§ **Task directions**
Of all the entries below, retype only the lines from the one with "Below is a partial" through the one with "Polarity: -niw (negative), -s (affirmative)", exactly as they appear.
*** Dataset Section Begins ***
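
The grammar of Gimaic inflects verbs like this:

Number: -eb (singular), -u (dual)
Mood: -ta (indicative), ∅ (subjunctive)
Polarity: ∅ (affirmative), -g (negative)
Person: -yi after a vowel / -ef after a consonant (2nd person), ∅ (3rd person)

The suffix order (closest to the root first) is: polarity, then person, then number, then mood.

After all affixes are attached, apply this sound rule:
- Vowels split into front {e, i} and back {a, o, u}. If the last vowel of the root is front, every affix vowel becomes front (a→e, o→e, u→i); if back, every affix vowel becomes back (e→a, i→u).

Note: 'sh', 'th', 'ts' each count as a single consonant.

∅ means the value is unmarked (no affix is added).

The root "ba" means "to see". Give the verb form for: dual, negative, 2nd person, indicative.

Attach polarity negative -g → bag.
Attach person 2nd person -ef (after consonant 'g') → bagef.
Attach number dual -u → bagefu.
Attach mood indicative -ta → bagefuta.
Apply vowel harmony: bagefuta → bagafuta.

bagafuta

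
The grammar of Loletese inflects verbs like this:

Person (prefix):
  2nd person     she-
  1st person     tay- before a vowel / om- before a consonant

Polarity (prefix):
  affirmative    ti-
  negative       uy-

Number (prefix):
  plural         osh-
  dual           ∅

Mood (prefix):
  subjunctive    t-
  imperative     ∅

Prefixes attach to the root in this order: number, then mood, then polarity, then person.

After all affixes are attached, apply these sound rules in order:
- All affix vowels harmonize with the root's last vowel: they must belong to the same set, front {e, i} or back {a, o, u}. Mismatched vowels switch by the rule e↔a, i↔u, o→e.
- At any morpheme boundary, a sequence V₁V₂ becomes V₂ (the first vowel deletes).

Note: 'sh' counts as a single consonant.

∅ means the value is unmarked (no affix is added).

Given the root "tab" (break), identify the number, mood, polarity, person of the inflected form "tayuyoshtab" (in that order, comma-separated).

plural, imperative, negative, 1st person

Segment: tay-uy-osh-tab.
number: osh- → plural.
mood: ∅ → imperative.
polarity: uy- → negative.
person: tay/om- → 1st person.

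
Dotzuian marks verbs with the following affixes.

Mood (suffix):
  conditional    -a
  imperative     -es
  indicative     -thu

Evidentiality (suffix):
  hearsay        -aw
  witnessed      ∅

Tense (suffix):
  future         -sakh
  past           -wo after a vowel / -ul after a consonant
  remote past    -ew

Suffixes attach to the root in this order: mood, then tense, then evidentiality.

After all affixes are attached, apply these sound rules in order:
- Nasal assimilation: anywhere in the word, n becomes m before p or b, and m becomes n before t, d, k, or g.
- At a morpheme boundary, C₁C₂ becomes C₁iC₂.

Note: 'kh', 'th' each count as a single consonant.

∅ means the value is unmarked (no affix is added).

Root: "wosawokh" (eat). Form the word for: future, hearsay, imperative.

wosawokhesisakhaw

Attach mood imperative -es → wosawokhes.
Attach tense future -sakh → wosawokhessakh.
Attach evidentiality hearsay -aw → wosawokhessakhaw.
Nasal assimilation: no change.
Apply epenthesis: wosawokhessakhaw → wosawokhesisakhaw.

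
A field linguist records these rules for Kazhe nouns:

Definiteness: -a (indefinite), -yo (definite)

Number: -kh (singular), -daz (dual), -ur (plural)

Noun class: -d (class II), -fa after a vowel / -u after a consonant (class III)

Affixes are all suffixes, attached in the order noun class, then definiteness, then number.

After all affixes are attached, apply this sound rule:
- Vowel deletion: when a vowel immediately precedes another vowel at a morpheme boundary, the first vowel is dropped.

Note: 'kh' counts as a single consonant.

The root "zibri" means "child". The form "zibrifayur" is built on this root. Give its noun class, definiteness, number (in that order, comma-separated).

Segment: zibri-fa-yo-ur.
noun class: -fa/u → class III.
definiteness: -yo → definite.
number: -ur → plural.

class III, definite, plural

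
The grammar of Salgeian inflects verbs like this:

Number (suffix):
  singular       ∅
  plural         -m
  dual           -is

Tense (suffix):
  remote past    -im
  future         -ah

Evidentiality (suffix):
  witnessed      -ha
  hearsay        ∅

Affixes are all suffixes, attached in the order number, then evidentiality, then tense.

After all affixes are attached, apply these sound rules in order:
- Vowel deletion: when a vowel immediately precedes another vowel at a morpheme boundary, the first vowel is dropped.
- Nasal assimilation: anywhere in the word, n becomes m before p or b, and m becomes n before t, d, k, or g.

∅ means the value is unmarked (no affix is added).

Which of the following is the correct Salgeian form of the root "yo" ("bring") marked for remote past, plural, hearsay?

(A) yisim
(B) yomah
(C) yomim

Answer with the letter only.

C

Attach number plural -m → yom.
evidentiality = hearsay: zero marking, form stays yom.
Attach tense remote past -im → yomim.
Vowel deletion: no change.
Nasal assimilation: no change.
So the correct form is yomim, option (C).
(A) yisim is wrong: it uses dual instead of plural for number.
(B) yomah is wrong: it uses future instead of remote past for tense.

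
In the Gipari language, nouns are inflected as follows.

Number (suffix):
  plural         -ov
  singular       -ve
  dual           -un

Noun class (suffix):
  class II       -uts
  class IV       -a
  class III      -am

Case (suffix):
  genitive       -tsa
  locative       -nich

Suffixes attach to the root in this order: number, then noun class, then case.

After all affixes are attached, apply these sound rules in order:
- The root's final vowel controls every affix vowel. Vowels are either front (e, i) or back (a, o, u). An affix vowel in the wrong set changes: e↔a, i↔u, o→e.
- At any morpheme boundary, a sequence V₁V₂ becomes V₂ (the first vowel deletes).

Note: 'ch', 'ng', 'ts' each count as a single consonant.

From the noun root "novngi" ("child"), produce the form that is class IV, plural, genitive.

Attach number plural -ov → novngiov.
Attach noun class class IV -a → novngiova.
Attach case genitive -tsa → novngiovatsa.
Apply vowel harmony: novngiovatsa → novngievetse.
Apply vowel deletion: novngievetse → novngevetse.

novngevetse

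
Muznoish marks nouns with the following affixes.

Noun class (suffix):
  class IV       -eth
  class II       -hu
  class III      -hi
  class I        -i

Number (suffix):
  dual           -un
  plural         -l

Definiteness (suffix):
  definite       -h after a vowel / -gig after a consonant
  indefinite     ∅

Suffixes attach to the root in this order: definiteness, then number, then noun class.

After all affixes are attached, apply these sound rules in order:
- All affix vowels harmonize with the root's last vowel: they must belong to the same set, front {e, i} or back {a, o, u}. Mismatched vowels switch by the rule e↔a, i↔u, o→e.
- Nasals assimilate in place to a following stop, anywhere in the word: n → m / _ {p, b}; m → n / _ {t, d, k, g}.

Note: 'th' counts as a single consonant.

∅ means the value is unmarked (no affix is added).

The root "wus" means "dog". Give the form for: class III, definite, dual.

Attach definiteness definite -gig (after consonant 's') → wusgig.
Attach number dual -un → wusgigun.
Attach noun class class III -hi → wusgigunhi.
Apply vowel harmony: wusgigunhi → wusgugunhu.
Nasal assimilation: no change.

wusgugunhu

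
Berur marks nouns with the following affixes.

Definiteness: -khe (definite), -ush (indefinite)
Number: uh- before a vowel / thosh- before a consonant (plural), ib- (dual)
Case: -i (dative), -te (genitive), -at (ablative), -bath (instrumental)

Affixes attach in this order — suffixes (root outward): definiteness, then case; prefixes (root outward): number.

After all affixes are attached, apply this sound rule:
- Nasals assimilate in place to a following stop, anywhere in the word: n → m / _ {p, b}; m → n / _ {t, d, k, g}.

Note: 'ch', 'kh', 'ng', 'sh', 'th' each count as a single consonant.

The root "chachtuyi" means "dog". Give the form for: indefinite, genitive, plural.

Attach definiteness indefinite -ush → chachtuyiush.
Attach case genitive -te → chachtuyiushte.
Attach number plural thosh- (before consonant 'ch') → thoshchachtuyiushte.
Nasal assimilation: no change.

thoshchachtuyiushte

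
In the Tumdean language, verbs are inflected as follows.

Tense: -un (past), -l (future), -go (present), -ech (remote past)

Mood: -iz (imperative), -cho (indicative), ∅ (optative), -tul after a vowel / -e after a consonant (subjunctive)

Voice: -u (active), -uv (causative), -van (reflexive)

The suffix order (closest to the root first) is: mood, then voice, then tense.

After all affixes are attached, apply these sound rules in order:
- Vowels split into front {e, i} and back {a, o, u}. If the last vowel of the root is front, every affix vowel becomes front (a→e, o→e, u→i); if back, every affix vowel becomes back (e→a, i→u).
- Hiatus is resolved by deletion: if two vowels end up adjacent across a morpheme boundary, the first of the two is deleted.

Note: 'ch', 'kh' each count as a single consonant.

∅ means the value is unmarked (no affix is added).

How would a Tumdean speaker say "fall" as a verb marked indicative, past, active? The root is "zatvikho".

zatvikhochun

Attach mood indicative -cho → zatvikhocho.
Attach voice active -u → zatvikhochou.
Attach tense past -un → zatvikhochouun.
Vowel harmony: no change.
Apply vowel deletion: zatvikhochouun → zatvikhochun.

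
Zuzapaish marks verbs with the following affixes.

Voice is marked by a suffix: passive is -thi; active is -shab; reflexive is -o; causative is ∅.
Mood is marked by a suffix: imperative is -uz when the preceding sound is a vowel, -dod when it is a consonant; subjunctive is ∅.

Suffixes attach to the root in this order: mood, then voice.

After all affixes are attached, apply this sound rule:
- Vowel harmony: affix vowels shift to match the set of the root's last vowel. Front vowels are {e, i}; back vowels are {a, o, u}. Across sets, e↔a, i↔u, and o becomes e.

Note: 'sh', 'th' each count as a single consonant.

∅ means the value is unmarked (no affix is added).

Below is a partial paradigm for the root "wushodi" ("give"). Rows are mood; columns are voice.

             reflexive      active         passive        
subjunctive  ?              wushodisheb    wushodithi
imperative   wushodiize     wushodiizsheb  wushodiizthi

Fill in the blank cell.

mood = subjunctive: zero marking, form stays wushodi.
Attach voice reflexive -o → wushodio.
Apply vowel harmony: wushodio → wushodie.

wushodie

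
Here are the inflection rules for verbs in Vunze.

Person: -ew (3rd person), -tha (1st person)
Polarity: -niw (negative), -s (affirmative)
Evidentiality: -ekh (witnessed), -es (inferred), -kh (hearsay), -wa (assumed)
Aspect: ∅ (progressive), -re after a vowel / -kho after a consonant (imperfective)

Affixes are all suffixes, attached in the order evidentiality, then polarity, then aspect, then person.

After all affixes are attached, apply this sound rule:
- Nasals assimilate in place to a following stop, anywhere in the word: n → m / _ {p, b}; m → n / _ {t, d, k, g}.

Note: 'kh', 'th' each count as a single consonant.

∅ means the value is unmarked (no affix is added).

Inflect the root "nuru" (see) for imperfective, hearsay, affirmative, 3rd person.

nurukhskhoew

Attach evidentiality hearsay -kh → nurukh.
Attach polarity affirmative -s → nurukhs.
Attach aspect imperfective -kho (after consonant 's') → nurukhskho.
Attach person 3rd person -ew → nurukhskhoew.
Nasal assimilation: no change.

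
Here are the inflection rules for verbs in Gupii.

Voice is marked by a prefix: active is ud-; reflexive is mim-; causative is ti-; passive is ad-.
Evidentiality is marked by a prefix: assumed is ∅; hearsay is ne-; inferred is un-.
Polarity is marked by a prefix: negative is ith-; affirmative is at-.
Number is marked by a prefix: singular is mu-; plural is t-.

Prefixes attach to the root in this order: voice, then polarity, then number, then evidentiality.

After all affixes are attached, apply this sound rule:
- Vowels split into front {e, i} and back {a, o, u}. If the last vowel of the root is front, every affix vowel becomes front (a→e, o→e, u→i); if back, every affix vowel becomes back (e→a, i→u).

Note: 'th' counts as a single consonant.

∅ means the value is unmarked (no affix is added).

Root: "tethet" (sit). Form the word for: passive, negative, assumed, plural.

tithedtethet

Attach voice passive ad- → adtethet.
Attach polarity negative ith- → ithadtethet.
Attach number plural t- → tithadtethet.
evidentiality = assumed: zero marking, form stays tithadtethet.
Apply vowel harmony: tithadtethet → tithedtethet.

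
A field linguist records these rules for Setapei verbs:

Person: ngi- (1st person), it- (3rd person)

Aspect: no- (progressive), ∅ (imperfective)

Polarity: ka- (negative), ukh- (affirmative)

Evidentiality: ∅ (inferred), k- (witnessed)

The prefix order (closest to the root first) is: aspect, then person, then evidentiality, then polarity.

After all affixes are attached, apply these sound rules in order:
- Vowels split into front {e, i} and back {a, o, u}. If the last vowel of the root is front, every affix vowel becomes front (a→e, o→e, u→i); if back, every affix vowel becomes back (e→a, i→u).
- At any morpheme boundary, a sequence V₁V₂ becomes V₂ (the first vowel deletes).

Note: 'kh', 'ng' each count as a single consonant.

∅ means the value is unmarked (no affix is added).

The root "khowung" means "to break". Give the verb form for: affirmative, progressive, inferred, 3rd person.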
*** Dataset Section Ends ***
§ **Your solution**
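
Below is a partial paradigm for the root "wushodi" ("give"). Rows are mood; columns are voice.

             reflexive      active         passive        
subjunctive  ?              wushodisheb    wushodithi
imperative   wushodiize     wushodiizsheb  wushodiizthi

Fill in the blank cell.

mood = subjunctive: zero marking, form stays wushodi.
Attach voice reflexive -o → wushodio.
Apply vowel harmony: wushodio → wushodie.

wushodie

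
Here are the inflection rules for verbs in Vunze.

Person: -ew (3rd person), -tha (1st person)
Polarity: -niw (negative), -s (affirmative)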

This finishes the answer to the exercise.